• _WORK ITEM_: Exactly and without additions, transcribe the line that contains "203,1,store,cancelled" and every line after it in the data.

*** RAW DATA Section Begins ***

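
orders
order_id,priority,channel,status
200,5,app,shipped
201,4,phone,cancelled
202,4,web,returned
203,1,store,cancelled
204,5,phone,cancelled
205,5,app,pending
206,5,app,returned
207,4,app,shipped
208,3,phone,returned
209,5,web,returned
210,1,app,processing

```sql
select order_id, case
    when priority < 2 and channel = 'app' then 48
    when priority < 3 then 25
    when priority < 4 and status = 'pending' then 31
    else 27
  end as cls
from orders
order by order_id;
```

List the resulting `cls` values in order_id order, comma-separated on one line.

order_id=200: ELSE → 27
order_id=201: ELSE → 27
order_id=202: ELSE → 27
order_id=203: priority < 3 → 25
order_id=204: ELSE → 27
order_id=205: ELSE → 27
order_id=206: ELSE → 27
order_id=207: ELSE → 27
order_id=208: ELSE → 27
order_id=209: ELSE → 27
order_id=210: priority < 2 and channel = 'app' → 48

27, 27, 27, 25, 27, 27, 27, 27, 27, 27, 48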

*** RAW DATA Section Ends ***

• _OUTPUT_:
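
203,1,store,cancelled
204,5,phone,cancelled
205,5,app,pending
206,5,app,returned
207,4,app,shipped
208,3,phone,returned
209,5,web,returned
210,1,app,processing

```sql
select order_id, case
    when priority < 2 and channel = 'app' then 48
    when priority < 3 then 25
    when priority < 4 and status = 'pending' then 31
    else 27
  end as cls
from orders
order by order_id;
```

List the resulting `cls` values in order_id order, comma-separated on one line.

order_id=200: ELSE → 27
order_id=201: ELSE → 27
order_id=202: ELSE → 27
order_id=203: priority < 3 → 25
order_id=204: ELSE → 27
order_id=205: ELSE → 27
order_id=206: ELSE → 27
order_id=207: ELSE → 27
order_id=208: ELSE → 27
order_id=209: ELSE → 27
order_id=210: priority < 2 and channel = 'app' → 48

27, 27, 27, 25, 27, 27, 27, 27, 27, 27, 48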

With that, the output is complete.